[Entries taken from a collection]
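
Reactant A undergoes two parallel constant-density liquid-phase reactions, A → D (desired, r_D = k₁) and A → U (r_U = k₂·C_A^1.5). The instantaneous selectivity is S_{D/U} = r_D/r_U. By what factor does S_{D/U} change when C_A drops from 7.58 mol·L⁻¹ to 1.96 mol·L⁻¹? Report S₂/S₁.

S_{D/U} = (k₁/k₂)·C_A^-1.5, so S₂/S₁ = (C_{A,2}/C_{A,1})^-1.5.
= (1.96/7.58)^(-1.5) = (0.2586)^(-1.5) = 7.61.
Selectivity toward D rises as C_A falls — low-concentration operation is favoured.

7.61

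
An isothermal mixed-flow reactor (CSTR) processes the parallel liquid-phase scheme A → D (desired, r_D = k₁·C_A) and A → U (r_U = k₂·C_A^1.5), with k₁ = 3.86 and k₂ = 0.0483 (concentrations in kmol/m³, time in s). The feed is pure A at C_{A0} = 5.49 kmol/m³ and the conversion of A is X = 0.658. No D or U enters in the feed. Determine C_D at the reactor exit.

3.55 kmol/m³

Exit C_A = C_{A0}(1−X) = 5.49×0.342 = 1.878 kmol/m³.
Rates in a CSTR are evaluated at the outlet concentration: r_D = 3.86×1.878 = 7.247, r_U = 0.0483×1.878^1.5 = 0.1243.
Fraction of consumed A going to D: r_D/(r_D+r_U) = 0.9831.
C_D = 0.9831·C_{A0}·X = 0.9831×5.49×0.658 = 3.55 kmol/m³.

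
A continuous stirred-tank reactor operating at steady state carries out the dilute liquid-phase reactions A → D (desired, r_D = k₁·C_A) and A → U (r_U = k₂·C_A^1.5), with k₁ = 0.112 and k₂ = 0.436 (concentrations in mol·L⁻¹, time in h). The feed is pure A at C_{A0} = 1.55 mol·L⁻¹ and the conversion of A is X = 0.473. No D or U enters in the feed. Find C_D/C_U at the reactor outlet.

Exit C_A = C_{A0}(1−X) = 1.55×0.527 = 0.8169 mol·L⁻¹.
Rates in a CSTR are evaluated at the outlet concentration: r_D = 0.112×0.8169 = 0.09149, r_U = 0.436×0.8169^1.5 = 0.3219.
Overall selectivity = C_D/C_U = r_Dτ/(r_Uτ) = r_D/r_U = 0.284.

0.284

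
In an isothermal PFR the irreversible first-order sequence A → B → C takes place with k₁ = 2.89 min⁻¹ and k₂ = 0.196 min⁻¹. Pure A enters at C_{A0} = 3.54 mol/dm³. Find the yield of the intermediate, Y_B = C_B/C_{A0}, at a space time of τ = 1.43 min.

The intermediate concentration in a first-order A→B→C sequence is C_B = k₁C_{A0}(e^(−k₁τ) − e^(−k₂τ))/(k₂−k₁).
e^(−k₁τ) = e^(−2.89×1.43) = e^(−4.133) = 0.01604; e^(−k₂τ) = e^(−0.2803) = 0.7556.
C_B = 2.89×3.54/(0.196−2.89) × (0.01604−0.7556) = (-3.798)×(-0.7395) = 2.808 mol/dm³.
Y_B = C_B/C_{A0} = 2.808/3.54 = 0.793.

0.793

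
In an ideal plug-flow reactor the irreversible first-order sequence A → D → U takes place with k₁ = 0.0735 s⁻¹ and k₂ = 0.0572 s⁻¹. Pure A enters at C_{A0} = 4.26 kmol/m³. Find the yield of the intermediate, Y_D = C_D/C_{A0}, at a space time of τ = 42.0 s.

0.202

The intermediate concentration in a first-order A→B→C sequence is C_D = k₁C_{A0}(e^(−k₁τ) − e^(−k₂τ))/(k₂−k₁).
e^(−k₁τ) = e^(−0.0735×42.0) = e^(−3.087) = 0.04564; e^(−k₂τ) = e^(−2.402) = 0.09050.
C_D = 0.0735×4.26/(0.0572−0.0735) × (0.04564−0.09050) = (-19.21)×(-0.04486) = 0.8618 kmol/m³.
Y_D = C_D/C_{A0} = 0.8618/4.26 = 0.202.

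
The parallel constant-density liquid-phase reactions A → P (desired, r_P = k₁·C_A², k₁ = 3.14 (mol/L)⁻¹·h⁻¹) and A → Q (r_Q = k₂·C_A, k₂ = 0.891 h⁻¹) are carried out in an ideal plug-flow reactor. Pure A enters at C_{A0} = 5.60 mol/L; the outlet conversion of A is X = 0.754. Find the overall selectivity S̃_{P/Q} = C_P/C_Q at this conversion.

10.8

C_A = C_{A0}(1−X) = 1.378 mol/L.
Along a PFR/batch, dC_Q/dC_A = −r_Q/(r_P+r_Q) = −k₂/(k₂+k₁·C_A).
Integrating from C_{A0} to C_A: C_Q = (0.891/3.14)·ln[(0.891+3.14·5.60)/(0.891+3.14·1.38)] = 0.2838·ln(18.48/5.217) = 0.3588 mol/L.
Then C_P = (C_{A0}−C_A) − C_Q = 4.222 − 0.3588 = 3.864 mol/L.
S̃_{P/Q} = C_P/C_Q = 3.864/0.3588 = 10.8.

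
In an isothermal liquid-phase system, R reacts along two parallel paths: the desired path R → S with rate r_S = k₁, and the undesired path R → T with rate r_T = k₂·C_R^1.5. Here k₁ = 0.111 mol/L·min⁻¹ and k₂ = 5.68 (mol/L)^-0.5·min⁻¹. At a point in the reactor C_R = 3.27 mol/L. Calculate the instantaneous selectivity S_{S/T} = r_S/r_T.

0.00330

S_{S/T} = r_S/r_T = (k₁)/(k₂·C_R^1.5) = (k₁/k₂)·C_R^-1.5.
= (0.111) / (5.68×3.270^1.5) = 0.1110/33.59 = 0.00330.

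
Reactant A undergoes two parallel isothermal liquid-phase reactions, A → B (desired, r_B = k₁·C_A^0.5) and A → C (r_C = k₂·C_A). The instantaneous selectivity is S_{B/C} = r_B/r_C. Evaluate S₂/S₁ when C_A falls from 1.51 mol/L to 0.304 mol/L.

S_{B/C} = (k₁/k₂)·C_A^-0.5, so S₂/S₁ = (C_{A,2}/C_{A,1})^-0.5.
= (0.304/1.51)^(-0.5) = (0.2013)^(-0.5) = 2.23.
Selectivity toward B rises as C_A falls — low-concentration operation is favoured.

2.23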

• **TASK REQUIREMENTS**
Write the records out again. Keep every line exactly as it is.

• **ANSWER SECTION**
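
Reactant A undergoes two parallel constant-density liquid-phase reactions, A → D (desired, r_D = k₁) and A → U (r_U = k₂·C_A^1.5). The instantaneous selectivity is S_{D/U} = r_D/r_U. By what factor does S_{D/U} change when C_A drops from 7.58 mol·L⁻¹ to 1.96 mol·L⁻¹? Report S₂/S₁.

S_{D/U} = (k₁/k₂)·C_A^-1.5, so S₂/S₁ = (C_{A,2}/C_{A,1})^-1.5.
= (1.96/7.58)^(-1.5) = (0.2586)^(-1.5) = 7.61.
Selectivity toward D rises as C_A falls — low-concentration operation is favoured.

7.61

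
An isothermal mixed-flow reactor (CSTR) processes the parallel liquid-phase scheme A → D (desired, r_D = k₁·C_A) and A → U (r_U = k₂·C_A^1.5), with k₁ = 3.86 and k₂ = 0.0483 (concentrations in kmol/m³, time in s). The feed is pure A at C_{A0} = 5.49 kmol/m³ and the conversion of A is X = 0.658. No D or U enters in the feed. Determine C_D at the reactor exit.

3.55 kmol/m³

Exit C_A = C_{A0}(1−X) = 5.49×0.342 = 1.878 kmol/m³.
Rates in a CSTR are evaluated at the outlet concentration: r_D = 3.86×1.878 = 7.247, r_U = 0.0483×1.878^1.5 = 0.1243.
Fraction of consumed A going to D: r_D/(r_D+r_U) = 0.9831.
C_D = 0.9831·C_{A0}·X = 0.9831×5.49×0.658 = 3.55 kmol/m³.

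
A continuous stirred-tank reactor operating at steady state carries out the dilute liquid-phase reactions A → D (desired, r_D = k₁·C_A) and A → U (r_U = k₂·C_A^1.5), with k₁ = 0.112 and k₂ = 0.436 (concentrations in mol·L⁻¹, time in h). The feed is pure A at C_{A0} = 1.55 mol·L⁻¹ and the conversion of A is X = 0.473. No D or U enters in the feed. Find C_D/C_U at the reactor outlet.

Exit C_A = C_{A0}(1−X) = 1.55×0.527 = 0.8169 mol·L⁻¹.
Rates in a CSTR are evaluated at the outlet concentration: r_D = 0.112×0.8169 = 0.09149, r_U = 0.436×0.8169^1.5 = 0.3219.
Overall selectivity = C_D/C_U = r_Dτ/(r_Uτ) = r_D/r_U = 0.284.

0.284

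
In an isothermal PFR the irreversible first-order sequence A → B → C takes place with k₁ = 2.89 min⁻¹ and k₂ = 0.196 min⁻¹. Pure A enters at C_{A0} = 3.54 mol/dm³. Find the yield of the intermediate, Y_B = C_B/C_{A0}, at a space time of τ = 1.43 min.

The intermediate concentration in a first-order A→B→C sequence is C_B = k₁C_{A0}(e^(−k₁τ) − e^(−k₂τ))/(k₂−k₁).
e^(−k₁τ) = e^(−2.89×1.43) = e^(−4.133) = 0.01604; e^(−k₂τ) = e^(−0.2803) = 0.7556.
C_B = 2.89×3.54/(0.196−2.89) × (0.01604−0.7556) = (-3.798)×(-0.7395) = 2.808 mol/dm³.
Y_B = C_B/C_{A0} = 2.808/3.54 = 0.793.

0.793

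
In an ideal plug-flow reactor the irreversible first-order sequence A → D → U takes place with k₁ = 0.0735 s⁻¹ and k₂ = 0.0572 s⁻¹. Pure A enters at C_{A0} = 4.26 kmol/m³. Find the yield of the intermediate, Y_D = C_D/C_{A0}, at a space time of τ = 42.0 s.

0.202

The intermediate concentration in a first-order A→B→C sequence is C_D = k₁C_{A0}(e^(−k₁τ) − e^(−k₂τ))/(k₂−k₁).
e^(−k₁τ) = e^(−0.0735×42.0) = e^(−3.087) = 0.04564; e^(−k₂τ) = e^(−2.402) = 0.09050.
C_D = 0.0735×4.26/(0.0572−0.0735) × (0.04564−0.09050) = (-19.21)×(-0.04486) = 0.8618 kmol/m³.
Y_D = C_D/C_{A0} = 0.8618/4.26 = 0.202.

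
The parallel constant-density liquid-phase reactions A → P (desired, r_P = k₁·C_A², k₁ = 3.14 (mol/L)⁻¹·h⁻¹) and A → Q (r_Q = k₂·C_A, k₂ = 0.891 h⁻¹) are carried out in an ideal plug-flow reactor. Pure A enters at C_{A0} = 5.60 mol/L; the outlet conversion of A is X = 0.754. Find the overall selectivity S̃_{P/Q} = C_P/C_Q at this conversion.

10.8

C_A = C_{A0}(1−X) = 1.378 mol/L.
Along a PFR/batch, dC_Q/dC_A = −r_Q/(r_P+r_Q) = −k₂/(k₂+k₁·C_A).
Integrating from C_{A0} to C_A: C_Q = (0.891/3.14)·ln[(0.891+3.14·5.60)/(0.891+3.14·1.38)] = 0.2838·ln(18.48/5.217) = 0.3588 mol/L.
Then C_P = (C_{A0}−C_A) − C_Q = 4.222 − 0.3588 = 3.864 mol/L.
S̃_{P/Q} = C_P/C_Q = 3.864/0.3588 = 10.8.

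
In an isothermal liquid-phase system, R reacts along two parallel paths: the desired path R → S with rate r_S = k₁, and the undesired path R → T with rate r_T = k₂·C_R^1.5. Here k₁ = 0.111 mol/L·min⁻¹ and k₂ = 5.68 (mol/L)^-0.5·min⁻¹. At a point in the reactor C_R = 3.27 mol/L. Calculate the instantaneous selectivity S_{S/T} = r_S/r_T.

0.00330

S_{S/T} = r_S/r_T = (k₁)/(k₂·C_R^1.5) = (k₁/k₂)·C_R^-1.5.
= (0.111) / (5.68×3.270^1.5) = 0.1110/33.59 = 0.00330.

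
Reactant A undergoes two parallel isothermal liquid-phase reactions, A → B (desired, r_B = k₁·C_A^0.5) and A → C (r_C = k₂·C_A). The instantaneous selectivity is S_{B/C} = r_B/r_C. Evaluate S₂/S₁ when C_A falls from 1.51 mol/L to 0.304 mol/L.

S_{B/C} = (k₁/k₂)·C_A^-0.5, so S₂/S₁ = (C_{A,2}/C_{A,1})^-0.5.
= (0.304/1.51)^(-0.5) = (0.2013)^(-0.5) = 2.23.
Selectivity toward B rises as C_A falls — low-concentration operation is favoured.

2.23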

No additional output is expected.